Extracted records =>
-- Opening Marker --

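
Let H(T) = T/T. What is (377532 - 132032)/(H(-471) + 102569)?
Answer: 24550/10257 ≈ 2.3935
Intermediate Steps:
H(T) = 1
(377532 - 132032)/(H(-471) + 102569) = (377532 - 132032)/(1 + 102569) = 245500/102570 = 245500*(1/102570) = 24550/10257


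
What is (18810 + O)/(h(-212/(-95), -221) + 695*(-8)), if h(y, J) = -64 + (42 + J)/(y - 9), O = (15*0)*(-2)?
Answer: -636570/189433 ≈ -3.3604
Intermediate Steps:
O = 0 (O = 0*(-2) = 0)
h(y, J) = -64 + (42 + J)/(-9 + y)
(18810 + O)/(h(-212/(-95), -221) + 695*(-8)) = (18810 + 0)/((618 - 221 - (-13568)/(-95))/(-9 - 212/(-95)) + 695*(-8)) = 18810/((618 - 221 - (-13568)*(-1)/95)/(-9 - 212*(-1/95)) - 5560) = 18810/((618 - 221 - 64*212/95)/(-9 + 212/95) - 5560) = 18810/((618 - 221 - 13568/95)/(-643/95) - 5560) = 18810/(-95/643*24147/95 - 5560) = 18810/(-24147/643 - 5560) = 18810/(-3599227/643) = 18810*(-643/3599227) = -636570/189433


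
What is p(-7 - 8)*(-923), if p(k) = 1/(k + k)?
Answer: 923/30 ≈ 30.767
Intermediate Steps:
p(k) = 1/(2*k)
p(-7 - 8)*(-923) = (1/(2*(-7 - 8)))*(-923) = ((1/2)/(-15))*(-923) = ((1/2)*(-1/15))*(-923) = -1/30*(-923) = 923/30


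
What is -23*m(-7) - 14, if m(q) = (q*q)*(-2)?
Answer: 2240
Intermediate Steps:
m(q) = -2*q² (m(q) = q²*(-2) = -2*q²)
-23*m(-7) - 14 = -(-46)*(-7)² - 14 = -(-46)*49 - 14 = -23*(-98) - 14 = 2254 - 14 = 2240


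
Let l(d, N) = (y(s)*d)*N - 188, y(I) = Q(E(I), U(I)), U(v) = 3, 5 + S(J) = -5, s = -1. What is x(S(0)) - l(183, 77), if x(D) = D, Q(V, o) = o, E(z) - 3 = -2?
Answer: -42095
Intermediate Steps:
S(J) = -10 (S(J) = -5 - 5 = -10)
E(z) = 1 (E(z) = 3 - 2 = 1)
y(I) = 3
l(d, N) = -188 + 3*N*d (l(d, N) = (3*d)*N - 188 = 3*N*d - 188 = -188 + 3*N*d)
x(S(0)) - l(183, 77) = -10 - (-188 + 3*77*183) = -10 - (-188 + 42273) = -10 - 1*42085 = -10 - 42085 = -42095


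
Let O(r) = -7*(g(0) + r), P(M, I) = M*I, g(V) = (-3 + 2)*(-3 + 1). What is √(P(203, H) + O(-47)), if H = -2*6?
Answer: I*√2121 ≈ 46.054*I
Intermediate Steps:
H = -12
g(V) = 2 (g(V) = -1*(-2) = 2)
P(M, I) = I*M
O(r) = -14 - 7*r (O(r) = -7*(2 + r) = -14 - 7*r)
√(P(203, H) + O(-47)) = √(-12*203 + (-14 - 7*(-47))) = √(-2436 + (-14 + 329)) = √(-2436 + 315) = √(-2121) = I*√2121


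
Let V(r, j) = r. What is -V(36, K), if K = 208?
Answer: -36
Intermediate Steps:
-V(36, K) = -1*36 = -36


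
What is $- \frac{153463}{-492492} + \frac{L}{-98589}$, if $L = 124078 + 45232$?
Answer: $- \frac{554911031}{394750356} \approx -1.4057$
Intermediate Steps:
$L = 169310$
$- \frac{153463}{-492492} + \frac{L}{-98589} = - \frac{153463}{-492492} + \frac{169310}{-98589} = \left(-153463\right) \left(- \frac{1}{492492}\right) + 169310 \left(- \frac{1}{98589}\right) = \frac{3743}{12012} - \frac{169310}{98589} = - \frac{554911031}{394750356}$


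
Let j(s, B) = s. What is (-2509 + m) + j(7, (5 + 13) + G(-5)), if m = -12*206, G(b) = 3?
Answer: -4974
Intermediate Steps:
m = -2472
(-2509 + m) + j(7, (5 + 13) + G(-5)) = (-2509 - 2472) + 7 = -4981 + 7 = -4974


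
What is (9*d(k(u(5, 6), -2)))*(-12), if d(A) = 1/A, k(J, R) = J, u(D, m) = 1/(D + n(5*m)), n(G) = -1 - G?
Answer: 2808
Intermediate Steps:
u(D, m) = 1/(-1 + D - 5*m) (u(D, m) = 1/(D + (-1 - 5*m)) = 1/(-1 + D - 5*m))
(9*d(k(u(5, 6), -2)))*(-12) = (9/((-1/(1 - 1*5 + 5*6))))*(-12) = (9/((-1/(1 - 5 + 30))))*(-12) = (9/((-1/26)))*(-12) = (9/((-1*1/26)))*(-12) = (9/(-1/26))*(-12) = (9*(-26))*(-12) = -234*(-12) = 2808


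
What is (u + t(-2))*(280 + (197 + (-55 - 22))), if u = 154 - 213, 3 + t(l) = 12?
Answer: -20000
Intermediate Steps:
t(l) = 9 (t(l) = -3 + 12 = 9)
u = -59
(u + t(-2))*(280 + (197 + (-55 - 22))) = (-59 + 9)*(280 + (197 + (-55 - 22))) = -50*(280 + (197 - 77)) = -50*(280 + 120) = -50*400 = -20000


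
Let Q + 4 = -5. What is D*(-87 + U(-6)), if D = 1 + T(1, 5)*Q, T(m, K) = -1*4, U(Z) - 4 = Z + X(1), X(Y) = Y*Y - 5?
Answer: -3441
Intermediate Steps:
Q = -9 (Q = -4 - 5 = -9)
X(Y) = -5 + Y² (X(Y) = Y² - 5 = -5 + Y²)
U(Z) = Z (U(Z) = 4 + (Z + (-5 + 1²)) = 4 + (Z + (-5 + 1)) = 4 + (Z - 4) = 4 + (-4 + Z) = Z)
T(m, K) = -4
D = 37 (D = 1 - 4*(-9) = 1 + 36 = 37)
D*(-87 + U(-6)) = 37*(-87 - 6) = 37*(-93) = -3441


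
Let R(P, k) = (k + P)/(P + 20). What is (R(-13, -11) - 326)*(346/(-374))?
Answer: 398938/1309 ≈ 304.77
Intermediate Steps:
R(P, k) = (P + k)/(20 + P)
(R(-13, -11) - 326)*(346/(-374)) = ((-13 - 11)/(20 - 13) - 326)*(346/(-374)) = (-24/7 - 326)*(346*(-1/374)) = ((1/7)*(-24) - 326)*(-173/187) = (-24/7 - 326)*(-173/187) = -2306/7*(-173/187) = 398938/1309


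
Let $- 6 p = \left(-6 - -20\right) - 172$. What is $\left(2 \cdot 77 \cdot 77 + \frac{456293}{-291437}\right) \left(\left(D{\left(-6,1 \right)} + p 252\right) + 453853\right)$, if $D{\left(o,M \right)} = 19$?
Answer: $\frac{1591241025435724}{291437} \approx 5.46 \cdot 10^{9}$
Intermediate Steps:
$p = \frac{79}{3}$ ($p = - \frac{\left(-6 - -20\right) - 172}{6} = - \frac{\left(-6 + 20\right) - 172}{6} = - \frac{14 - 172}{6} = \left(- \frac{1}{6}\right) \left(-158\right) = \frac{79}{3} \approx 26.333$)
$\left(2 \cdot 77 \cdot 77 + \frac{456293}{-291437}\right) \left(\left(D{\left(-6,1 \right)} + p 252\right) + 453853\right) = \left(2 \cdot 77 \cdot 77 + \frac{456293}{-291437}\right) \left(\left(19 + \frac{79}{3} \cdot 252\right) + 453853\right) = \left(154 \cdot 77 + 456293 \left(- \frac{1}{291437}\right)\right) \left(\left(19 + 6636\right) + 453853\right) = \left(11858 - \frac{456293}{291437}\right) \left(6655 + 453853\right) = \frac{3455403653}{291437} \cdot 460508 = \frac{1591241025435724}{291437}$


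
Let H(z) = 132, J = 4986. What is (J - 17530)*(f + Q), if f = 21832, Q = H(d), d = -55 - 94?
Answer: -275516416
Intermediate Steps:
d = -149
Q = 132
(J - 17530)*(f + Q) = (4986 - 17530)*(21832 + 132) = -12544*21964 = -275516416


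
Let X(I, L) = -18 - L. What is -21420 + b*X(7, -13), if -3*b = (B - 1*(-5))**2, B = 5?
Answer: -63760/3 ≈ -21253.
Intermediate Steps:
b = -100/3 (b = -(5 - 1*(-5))**2/3 = -(5 + 5)**2/3 = -1/3*10**2 = -1/3*100 = -100/3 ≈ -33.333)
-21420 + b*X(7, -13) = -21420 - 100*(-18 - 1*(-13))/3 = -21420 - 100*(-18 + 13)/3 = -21420 - 100/3*(-5) = -21420 + 500/3 = -63760/3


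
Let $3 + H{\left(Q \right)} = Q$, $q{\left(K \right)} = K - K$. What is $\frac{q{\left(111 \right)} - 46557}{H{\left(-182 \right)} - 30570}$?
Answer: $\frac{46557}{30755} \approx 1.5138$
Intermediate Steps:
$q{\left(K \right)} = 0$
$H{\left(Q \right)} = -3 + Q$
$\frac{q{\left(111 \right)} - 46557}{H{\left(-182 \right)} - 30570} = \frac{0 - 46557}{\left(-3 - 182\right) - 30570} = - \frac{46557}{-185 - 30570} = - \frac{46557}{-30755} = \left(-46557\right) \left(- \frac{1}{30755}\right) = \frac{46557}{30755}$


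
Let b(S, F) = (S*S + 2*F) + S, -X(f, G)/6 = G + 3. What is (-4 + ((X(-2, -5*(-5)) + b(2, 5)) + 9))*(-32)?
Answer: 4704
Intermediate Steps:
X(f, G) = -18 - 6*G (X(f, G) = -6*(G + 3) = -6*(3 + G) = -18 - 6*G)
b(S, F) = S + S² + 2*F (b(S, F) = (S² + 2*F) + S = S + S² + 2*F)
(-4 + ((X(-2, -5*(-5)) + b(2, 5)) + 9))*(-32) = (-4 + (((-18 - (-30)*(-5)) + (2 + 2² + 2*5)) + 9))*(-32) = (-4 + (((-18 - 6*25) + (2 + 4 + 10)) + 9))*(-32) = (-4 + (((-18 - 150) + 16) + 9))*(-32) = (-4 + ((-168 + 16) + 9))*(-32) = (-4 + (-152 + 9))*(-32) = (-4 - 143)*(-32) = -147*(-32) = 4704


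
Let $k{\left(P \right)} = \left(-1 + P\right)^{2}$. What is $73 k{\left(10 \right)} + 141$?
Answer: $6054$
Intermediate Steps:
$73 k{\left(10 \right)} + 141 = 73 \left(-1 + 10\right)^{2} + 141 = 73 \cdot 9^{2} + 141 = 73 \cdot 81 + 141 = 5913 + 141 = 6054$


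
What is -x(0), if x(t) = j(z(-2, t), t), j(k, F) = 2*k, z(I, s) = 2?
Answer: -4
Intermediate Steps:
x(t) = 4 (x(t) = 2*2 = 4)
-x(0) = -1*4 = -4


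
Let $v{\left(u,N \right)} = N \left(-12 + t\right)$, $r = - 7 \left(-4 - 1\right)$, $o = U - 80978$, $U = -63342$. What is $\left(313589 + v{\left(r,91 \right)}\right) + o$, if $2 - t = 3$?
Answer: $168086$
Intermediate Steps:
$o = -144320$ ($o = -63342 - 80978 = -144320$)
$r = 35$ ($r = \left(-7\right) \left(-5\right) = 35$)
$t = -1$ ($t = 2 - 3 = -1$)
$v{\left(u,N \right)} = - 13 N$ ($v{\left(u,N \right)} = N \left(-12 - 1\right) = N \left(-13\right) = - 13 N$)
$\left(313589 + v{\left(r,91 \right)}\right) + o = \left(313589 - 1183\right) - 144320 = 312406 - 144320 = 168086$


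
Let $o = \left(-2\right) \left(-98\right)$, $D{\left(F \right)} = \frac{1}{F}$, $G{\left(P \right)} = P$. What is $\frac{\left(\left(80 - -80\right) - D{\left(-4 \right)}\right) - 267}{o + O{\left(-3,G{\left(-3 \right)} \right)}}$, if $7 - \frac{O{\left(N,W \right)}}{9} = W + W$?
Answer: $- \frac{427}{1252} \approx -0.34105$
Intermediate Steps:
$O{\left(N,W \right)} = 63 - 18 W$ ($O{\left(N,W \right)} = 63 - 9 \left(W + W\right) = 63 - 9 \cdot 2 W = 63 - 18 W$)
$o = 196$
$\frac{\left(\left(80 - -80\right) - D{\left(-4 \right)}\right) - 267}{o + O{\left(-3,G{\left(-3 \right)} \right)}} = \frac{\left(\left(80 - -80\right) - \frac{1}{-4}\right) - 267}{196 + \left(63 - -54\right)} = \frac{\left(\left(80 + 80\right) - - \frac{1}{4}\right) - 267}{196 + \left(63 + 54\right)} = \frac{\left(160 + \frac{1}{4}\right) - 267}{196 + 117} = \frac{\frac{641}{4} - 267}{313} = \left(- \frac{427}{4}\right) \frac{1}{313} = - \frac{427}{1252}$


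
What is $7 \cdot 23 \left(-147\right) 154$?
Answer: $-3644718$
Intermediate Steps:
$7 \cdot 23 \left(-147\right) 154 = 161 \left(-147\right) 154 = \left(-23667\right) 154 = -3644718$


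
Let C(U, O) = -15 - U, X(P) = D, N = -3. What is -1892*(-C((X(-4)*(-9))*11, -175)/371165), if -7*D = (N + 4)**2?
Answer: -385968/2598155 ≈ -0.14855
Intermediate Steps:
D = -1/7 (D = -(-3 + 4)**2/7 = -1/7*1**2 = -1/7*1 = -1/7 ≈ -0.14286)
X(P) = -1/7
-1892*(-C((X(-4)*(-9))*11, -175)/371165) = -1892/((-371165/(-15 - (-1/7*(-9))*11))) = -1892/((-371165/(-15 - 9*11/7))) = -1892/((-371165/(-15 - 1*99/7))) = -1892/((-371165/(-15 - 99/7))) = -1892/((-371165/(-204/7))) = -1892/((-371165*(-7/204))) = -1892/2598155/204 = -1892*204/2598155 = -385968/2598155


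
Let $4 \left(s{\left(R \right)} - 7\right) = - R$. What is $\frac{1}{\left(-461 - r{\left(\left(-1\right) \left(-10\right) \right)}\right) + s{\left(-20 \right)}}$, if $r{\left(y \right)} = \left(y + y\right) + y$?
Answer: $- \frac{1}{479} \approx -0.0020877$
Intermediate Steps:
$s{\left(R \right)} = 7 - \frac{R}{4}$ ($s{\left(R \right)} = 7 + \frac{\left(-1\right) R}{4} = 7 - \frac{R}{4}$)
$r{\left(y \right)} = 3 y$ ($r{\left(y \right)} = 2 y + y = 3 y$)
$\frac{1}{\left(-461 - r{\left(\left(-1\right) \left(-10\right) \right)}\right) + s{\left(-20 \right)}} = \frac{1}{\left(-461 - 3 \left(\left(-1\right) \left(-10\right)\right)\right) + \left(7 - -5\right)} = \frac{1}{\left(-461 - 3 \cdot 10\right) + \left(7 + 5\right)} = \frac{1}{\left(-461 - 30\right) + 12} = \frac{1}{-491 + 12} = \frac{1}{-479} = - \frac{1}{479}$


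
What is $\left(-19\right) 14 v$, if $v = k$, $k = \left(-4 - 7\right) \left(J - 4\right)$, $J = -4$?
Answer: $-23408$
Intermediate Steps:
$k = 88$ ($k = \left(-4 - 7\right) \left(-4 - 4\right) = \left(-11\right) \left(-8\right) = 88$)
$v = 88$
$\left(-19\right) 14 v = \left(-19\right) 14 \cdot 88 = \left(-266\right) 88 = -23408$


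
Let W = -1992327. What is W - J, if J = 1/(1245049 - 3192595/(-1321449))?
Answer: -3277919725531744341/1645271948596 ≈ -1.9923e+6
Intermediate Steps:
J = 1321449/1645271948596 (J = 1/(1245049 - 3192595*(-1/1321449)) = 1/(1245049 + 3192595/1321449) = 1/(1645271948596/1321449) = 1321449/1645271948596 ≈ 8.0318e-7)
W - J = -1992327 - 1*1321449/1645271948596 = -1992327 - 1321449/1645271948596 = -3277919725531744341/1645271948596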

-- Closing Marker --

TASK => Please write out, exactly as they appear above, only the lines in the stretch from the line with "Answer: I*√2121 ≈ 46.054*I" through the line with "Answer: 2808".

ANSWER TO THE EXERCISE =>
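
Answer: I*√2121 ≈ 46.054*I
Intermediate Steps:
H = -12
g(V) = 2 (g(V) = -1*(-2) = 2)
P(M, I) = I*M
O(r) = -14 - 7*r (O(r) = -7*(2 + r) = -14 - 7*r)
√(P(203, H) + O(-47)) = √(-12*203 + (-14 - 7*(-47))) = √(-2436 + (-14 + 329)) = √(-2436 + 315) = √(-2121) = I*√2121


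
Let V(r, j) = r. What is -V(36, K), if K = 208?
Answer: -36
Intermediate Steps:
-V(36, K) = -1*36 = -36


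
What is $- \frac{153463}{-492492} + \frac{L}{-98589}$, if $L = 124078 + 45232$?
Answer: $- \frac{554911031}{394750356} \approx -1.4057$
Intermediate Steps:
$L = 169310$
$- \frac{153463}{-492492} + \frac{L}{-98589} = - \frac{153463}{-492492} + \frac{169310}{-98589} = \left(-153463\right) \left(- \frac{1}{492492}\right) + 169310 \left(- \frac{1}{98589}\right) = \frac{3743}{12012} - \frac{169310}{98589} = - \frac{554911031}{394750356}$


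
Let j(s, B) = s. What is (-2509 + m) + j(7, (5 + 13) + G(-5)), if m = -12*206, G(b) = 3?
Answer: -4974
Intermediate Steps:
m = -2472
(-2509 + m) + j(7, (5 + 13) + G(-5)) = (-2509 - 2472) + 7 = -4981 + 7 = -4974


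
What is (9*d(k(u(5, 6), -2)))*(-12), if d(A) = 1/A, k(J, R) = J, u(D, m) = 1/(D + n(5*m)), n(G) = -1 - G?
Answer: 2808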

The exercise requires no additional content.